For the records below, reproduce exactly the line that contains "Two branches diverged" and all subsequent lines, with nothing left out and nothing added.

--- PROVIDED INFORMATION ---

=-=-=

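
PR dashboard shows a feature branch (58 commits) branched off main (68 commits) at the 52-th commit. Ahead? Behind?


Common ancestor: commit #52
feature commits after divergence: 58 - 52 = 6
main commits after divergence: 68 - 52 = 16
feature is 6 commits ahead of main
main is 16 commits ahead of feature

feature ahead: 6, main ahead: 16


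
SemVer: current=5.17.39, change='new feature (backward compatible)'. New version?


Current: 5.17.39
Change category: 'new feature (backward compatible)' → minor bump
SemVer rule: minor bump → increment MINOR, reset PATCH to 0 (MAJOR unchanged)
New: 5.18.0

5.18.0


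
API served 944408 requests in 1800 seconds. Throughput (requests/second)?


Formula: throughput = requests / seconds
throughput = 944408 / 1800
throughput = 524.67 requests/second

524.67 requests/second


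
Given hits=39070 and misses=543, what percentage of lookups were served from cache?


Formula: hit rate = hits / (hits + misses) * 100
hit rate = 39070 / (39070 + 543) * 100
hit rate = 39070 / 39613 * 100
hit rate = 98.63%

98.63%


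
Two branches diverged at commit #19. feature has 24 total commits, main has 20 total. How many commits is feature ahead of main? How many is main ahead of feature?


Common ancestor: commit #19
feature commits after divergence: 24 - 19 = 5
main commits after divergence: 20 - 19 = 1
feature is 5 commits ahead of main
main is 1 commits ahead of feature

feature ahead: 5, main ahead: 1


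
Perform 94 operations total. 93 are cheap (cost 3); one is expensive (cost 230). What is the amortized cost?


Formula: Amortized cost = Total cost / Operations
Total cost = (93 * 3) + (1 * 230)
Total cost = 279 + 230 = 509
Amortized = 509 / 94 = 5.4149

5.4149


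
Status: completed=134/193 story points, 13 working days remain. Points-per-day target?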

=-=-=

--- EXERCISE RESULT ---
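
Two branches diverged at commit #19. feature has 24 total commits, main has 20 total. How many commits is feature ahead of main? How many is main ahead of feature?


Common ancestor: commit #19
feature commits after divergence: 24 - 19 = 5
main commits after divergence: 20 - 19 = 1
feature is 5 commits ahead of main
main is 1 commits ahead of feature

feature ahead: 5, main ahead: 1


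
Perform 94 operations total. 93 are cheap (cost 3); one is expensive (cost 230). What is the amortized cost?


Formula: Amortized cost = Total cost / Operations
Total cost = (93 * 3) + (1 * 230)
Total cost = 279 + 230 = 509
Amortized = 509 / 94 = 5.4149

5.4149


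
Status: completed=134/193 story points, 13 working days remain. Points-per-day target?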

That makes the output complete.